> WHAT IS BEING ASKED
Return the listing that follows, word for word.

> PROVIDED RECORDS
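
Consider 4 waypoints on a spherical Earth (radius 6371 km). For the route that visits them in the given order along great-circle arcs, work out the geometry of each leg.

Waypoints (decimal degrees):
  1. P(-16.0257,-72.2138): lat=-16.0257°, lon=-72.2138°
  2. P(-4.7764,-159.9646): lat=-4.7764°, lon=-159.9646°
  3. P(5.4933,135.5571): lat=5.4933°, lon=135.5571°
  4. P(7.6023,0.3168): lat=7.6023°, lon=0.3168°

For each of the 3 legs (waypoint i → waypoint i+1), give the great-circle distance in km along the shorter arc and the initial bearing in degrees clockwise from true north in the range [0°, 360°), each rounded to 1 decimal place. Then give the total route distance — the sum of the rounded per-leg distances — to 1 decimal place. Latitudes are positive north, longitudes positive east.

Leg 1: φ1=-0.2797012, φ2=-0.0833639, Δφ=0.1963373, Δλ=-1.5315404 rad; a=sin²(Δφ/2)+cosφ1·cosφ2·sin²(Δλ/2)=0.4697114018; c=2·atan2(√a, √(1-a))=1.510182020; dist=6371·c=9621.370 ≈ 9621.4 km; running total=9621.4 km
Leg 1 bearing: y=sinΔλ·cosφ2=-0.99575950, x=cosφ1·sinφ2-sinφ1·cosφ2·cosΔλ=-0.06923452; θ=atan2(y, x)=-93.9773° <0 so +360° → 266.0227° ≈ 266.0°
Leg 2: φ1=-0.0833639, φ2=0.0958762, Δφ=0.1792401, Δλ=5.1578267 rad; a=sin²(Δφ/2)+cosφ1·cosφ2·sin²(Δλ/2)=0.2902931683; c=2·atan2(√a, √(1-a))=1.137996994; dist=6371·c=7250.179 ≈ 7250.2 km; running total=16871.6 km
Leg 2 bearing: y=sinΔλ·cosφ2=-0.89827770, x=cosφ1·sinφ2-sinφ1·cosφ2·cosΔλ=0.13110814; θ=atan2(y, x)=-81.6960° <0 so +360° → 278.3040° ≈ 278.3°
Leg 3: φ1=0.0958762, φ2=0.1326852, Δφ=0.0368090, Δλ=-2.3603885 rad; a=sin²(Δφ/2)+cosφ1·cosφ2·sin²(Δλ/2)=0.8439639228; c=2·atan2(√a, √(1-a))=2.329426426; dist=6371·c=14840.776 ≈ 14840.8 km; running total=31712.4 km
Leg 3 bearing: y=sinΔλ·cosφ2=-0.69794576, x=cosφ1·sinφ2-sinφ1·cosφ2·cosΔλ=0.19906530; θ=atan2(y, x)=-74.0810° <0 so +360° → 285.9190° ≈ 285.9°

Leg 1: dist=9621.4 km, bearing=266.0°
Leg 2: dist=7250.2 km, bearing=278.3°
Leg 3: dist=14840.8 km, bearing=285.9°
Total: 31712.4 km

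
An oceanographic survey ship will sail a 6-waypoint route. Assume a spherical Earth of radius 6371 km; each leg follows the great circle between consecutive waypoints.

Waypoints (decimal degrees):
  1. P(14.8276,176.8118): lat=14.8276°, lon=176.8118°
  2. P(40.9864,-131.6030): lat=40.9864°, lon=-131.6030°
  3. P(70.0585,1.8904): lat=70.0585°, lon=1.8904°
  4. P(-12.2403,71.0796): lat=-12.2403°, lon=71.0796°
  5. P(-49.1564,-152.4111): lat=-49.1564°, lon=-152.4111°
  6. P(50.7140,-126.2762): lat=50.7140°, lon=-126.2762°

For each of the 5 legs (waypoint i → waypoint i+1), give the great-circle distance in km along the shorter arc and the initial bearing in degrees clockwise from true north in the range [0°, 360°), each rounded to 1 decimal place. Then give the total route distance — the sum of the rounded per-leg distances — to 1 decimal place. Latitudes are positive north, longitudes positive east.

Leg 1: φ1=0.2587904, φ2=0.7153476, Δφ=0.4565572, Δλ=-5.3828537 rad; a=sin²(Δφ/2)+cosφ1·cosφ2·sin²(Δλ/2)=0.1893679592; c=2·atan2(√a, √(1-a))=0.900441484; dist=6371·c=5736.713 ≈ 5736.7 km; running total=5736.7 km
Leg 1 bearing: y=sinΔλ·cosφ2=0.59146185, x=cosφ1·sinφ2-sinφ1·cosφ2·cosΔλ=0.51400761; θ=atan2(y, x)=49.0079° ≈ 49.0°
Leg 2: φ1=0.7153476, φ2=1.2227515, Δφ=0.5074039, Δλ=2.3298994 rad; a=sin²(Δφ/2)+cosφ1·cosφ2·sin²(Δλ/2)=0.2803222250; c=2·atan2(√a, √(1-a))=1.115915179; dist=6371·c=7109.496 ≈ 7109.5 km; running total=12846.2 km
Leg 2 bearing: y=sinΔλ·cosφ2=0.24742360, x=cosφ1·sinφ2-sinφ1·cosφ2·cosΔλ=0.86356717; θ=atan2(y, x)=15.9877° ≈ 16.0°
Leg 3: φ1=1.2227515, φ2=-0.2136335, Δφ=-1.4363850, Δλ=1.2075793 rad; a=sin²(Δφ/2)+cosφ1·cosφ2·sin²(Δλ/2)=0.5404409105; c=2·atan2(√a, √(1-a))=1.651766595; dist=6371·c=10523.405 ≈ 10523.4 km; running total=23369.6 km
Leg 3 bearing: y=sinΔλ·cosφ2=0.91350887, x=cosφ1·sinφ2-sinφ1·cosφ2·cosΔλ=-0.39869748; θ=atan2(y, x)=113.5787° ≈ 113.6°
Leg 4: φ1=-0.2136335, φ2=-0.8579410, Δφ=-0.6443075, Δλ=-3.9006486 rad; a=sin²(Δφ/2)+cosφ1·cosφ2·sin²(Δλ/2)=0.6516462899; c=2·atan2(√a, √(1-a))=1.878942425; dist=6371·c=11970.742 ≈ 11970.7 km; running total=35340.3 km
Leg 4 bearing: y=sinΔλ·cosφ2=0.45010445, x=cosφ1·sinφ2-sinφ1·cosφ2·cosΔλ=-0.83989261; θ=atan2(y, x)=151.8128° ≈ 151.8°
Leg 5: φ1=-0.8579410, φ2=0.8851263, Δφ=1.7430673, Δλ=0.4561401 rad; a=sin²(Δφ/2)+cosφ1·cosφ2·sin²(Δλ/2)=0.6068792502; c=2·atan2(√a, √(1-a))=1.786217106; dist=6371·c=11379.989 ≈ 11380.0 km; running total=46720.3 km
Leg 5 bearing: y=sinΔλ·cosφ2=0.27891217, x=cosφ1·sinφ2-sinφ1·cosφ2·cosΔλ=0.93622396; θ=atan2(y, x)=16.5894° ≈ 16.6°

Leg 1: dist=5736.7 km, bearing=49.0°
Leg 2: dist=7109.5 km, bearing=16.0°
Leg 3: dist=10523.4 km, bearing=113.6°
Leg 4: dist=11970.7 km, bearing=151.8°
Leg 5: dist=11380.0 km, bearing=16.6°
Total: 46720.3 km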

> YOUR SOLUTION
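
Consider 4 waypoints on a spherical Earth (radius 6371 km). For the route that visits them in the given order along great-circle arcs, work out the geometry of each leg.

Waypoints (decimal degrees):
  1. P(-16.0257,-72.2138): lat=-16.0257°, lon=-72.2138°
  2. P(-4.7764,-159.9646): lat=-4.7764°, lon=-159.9646°
  3. P(5.4933,135.5571): lat=5.4933°, lon=135.5571°
  4. P(7.6023,0.3168): lat=7.6023°, lon=0.3168°

For each of the 3 legs (waypoint i → waypoint i+1), give the great-circle distance in km along the shorter arc and the initial bearing in degrees clockwise from true north in the range [0°, 360°), each rounded to 1 decimal place. Then give the total route distance — the sum of the rounded per-leg distances — to 1 decimal place. Latitudes are positive north, longitudes positive east.

Leg 1: φ1=-0.2797012, φ2=-0.0833639, Δφ=0.1963373, Δλ=-1.5315404 rad; a=sin²(Δφ/2)+cosφ1·cosφ2·sin²(Δλ/2)=0.4697114018; c=2·atan2(√a, √(1-a))=1.510182020; dist=6371·c=9621.370 ≈ 9621.4 km; running total=9621.4 km
Leg 1 bearing: y=sinΔλ·cosφ2=-0.99575950, x=cosφ1·sinφ2-sinφ1·cosφ2·cosΔλ=-0.06923452; θ=atan2(y, x)=-93.9773° <0 so +360° → 266.0227° ≈ 266.0°
Leg 2: φ1=-0.0833639, φ2=0.0958762, Δφ=0.1792401, Δλ=5.1578267 rad; a=sin²(Δφ/2)+cosφ1·cosφ2·sin²(Δλ/2)=0.2902931683; c=2·atan2(√a, √(1-a))=1.137996994; dist=6371·c=7250.179 ≈ 7250.2 km; running total=16871.6 km
Leg 2 bearing: y=sinΔλ·cosφ2=-0.89827770, x=cosφ1·sinφ2-sinφ1·cosφ2·cosΔλ=0.13110814; θ=atan2(y, x)=-81.6960° <0 so +360° → 278.3040° ≈ 278.3°
Leg 3: φ1=0.0958762, φ2=0.1326852, Δφ=0.0368090, Δλ=-2.3603885 rad; a=sin²(Δφ/2)+cosφ1·cosφ2·sin²(Δλ/2)=0.8439639228; c=2·atan2(√a, √(1-a))=2.329426426; dist=6371·c=14840.776 ≈ 14840.8 km; running total=31712.4 km
Leg 3 bearing: y=sinΔλ·cosφ2=-0.69794576, x=cosφ1·sinφ2-sinφ1·cosφ2·cosΔλ=0.19906530; θ=atan2(y, x)=-74.0810° <0 so +360° → 285.9190° ≈ 285.9°

Leg 1: dist=9621.4 km, bearing=266.0°
Leg 2: dist=7250.2 km, bearing=278.3°
Leg 3: dist=14840.8 km, bearing=285.9°
Total: 31712.4 km

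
An oceanographic survey ship will sail a 6-waypoint route. Assume a spherical Earth of radius 6371 km; each leg follows the great circle between consecutive waypoints.

Waypoints (decimal degrees):
  1. P(14.8276,176.8118): lat=14.8276°, lon=176.8118°
  2. P(40.9864,-131.6030): lat=40.9864°, lon=-131.6030°
  3. P(70.0585,1.8904): lat=70.0585°, lon=1.8904°
  4. P(-12.2403,71.0796): lat=-12.2403°, lon=71.0796°
  5. P(-49.1564,-152.4111): lat=-49.1564°, lon=-152.4111°
  6. P(50.7140,-126.2762): lat=50.7140°, lon=-126.2762°

For each of the 5 legs (waypoint i → waypoint i+1), give the great-circle distance in km along the shorter arc and the initial bearing in degrees clockwise from true north in the range [0°, 360°), each rounded to 1 decimal place. Then give the total route distance — the sum of the rounded per-leg distances — to 1 decimal place. Latitudes are positive north, longitudes positive east.

Leg 1: φ1=0.2587904, φ2=0.7153476, Δφ=0.4565572, Δλ=-5.3828537 rad; a=sin²(Δφ/2)+cosφ1·cosφ2·sin²(Δλ/2)=0.1893679592; c=2·atan2(√a, √(1-a))=0.900441484; dist=6371·c=5736.713 ≈ 5736.7 km; running total=5736.7 km
Leg 1 bearing: y=sinΔλ·cosφ2=0.59146185, x=cosφ1·sinφ2-sinφ1·cosφ2·cosΔλ=0.51400761; θ=atan2(y, x)=49.0079° ≈ 49.0°
Leg 2: φ1=0.7153476, φ2=1.2227515, Δφ=0.5074039, Δλ=2.3298994 rad; a=sin²(Δφ/2)+cosφ1·cosφ2·sin²(Δλ/2)=0.2803222250; c=2·atan2(√a, √(1-a))=1.115915179; dist=6371·c=7109.496 ≈ 7109.5 km; running total=12846.2 km
Leg 2 bearing: y=sinΔλ·cosφ2=0.24742360, x=cosφ1·sinφ2-sinφ1·cosφ2·cosΔλ=0.86356717; θ=atan2(y, x)=15.9877° ≈ 16.0°
Leg 3: φ1=1.2227515, φ2=-0.2136335, Δφ=-1.4363850, Δλ=1.2075793 rad; a=sin²(Δφ/2)+cosφ1·cosφ2·sin²(Δλ/2)=0.5404409105; c=2·atan2(√a, √(1-a))=1.651766595; dist=6371·c=10523.405 ≈ 10523.4 km; running total=23369.6 km
Leg 3 bearing: y=sinΔλ·cosφ2=0.91350887, x=cosφ1·sinφ2-sinφ1·cosφ2·cosΔλ=-0.39869748; θ=atan2(y, x)=113.5787° ≈ 113.6°
Leg 4: φ1=-0.2136335, φ2=-0.8579410, Δφ=-0.6443075, Δλ=-3.9006486 rad; a=sin²(Δφ/2)+cosφ1·cosφ2·sin²(Δλ/2)=0.6516462899; c=2·atan2(√a, √(1-a))=1.878942425; dist=6371·c=11970.742 ≈ 11970.7 km; running total=35340.3 km
Leg 4 bearing: y=sinΔλ·cosφ2=0.45010445, x=cosφ1·sinφ2-sinφ1·cosφ2·cosΔλ=-0.83989261; θ=atan2(y, x)=151.8128° ≈ 151.8°
Leg 5: φ1=-0.8579410, φ2=0.8851263, Δφ=1.7430673, Δλ=0.4561401 rad; a=sin²(Δφ/2)+cosφ1·cosφ2·sin²(Δλ/2)=0.6068792502; c=2·atan2(√a, √(1-a))=1.786217106; dist=6371·c=11379.989 ≈ 11380.0 km; running total=46720.3 km
Leg 5 bearing: y=sinΔλ·cosφ2=0.27891217, x=cosφ1·sinφ2-sinφ1·cosφ2·cosΔλ=0.93622396; θ=atan2(y, x)=16.5894° ≈ 16.6°

Leg 1: dist=5736.7 km, bearing=49.0°
Leg 2: dist=7109.5 km, bearing=16.0°
Leg 3: dist=10523.4 km, bearing=113.6°
Leg 4: dist=11970.7 km, bearing=151.8°
Leg 5: dist=11380.0 km, bearing=16.6°
Total: 46720.3 km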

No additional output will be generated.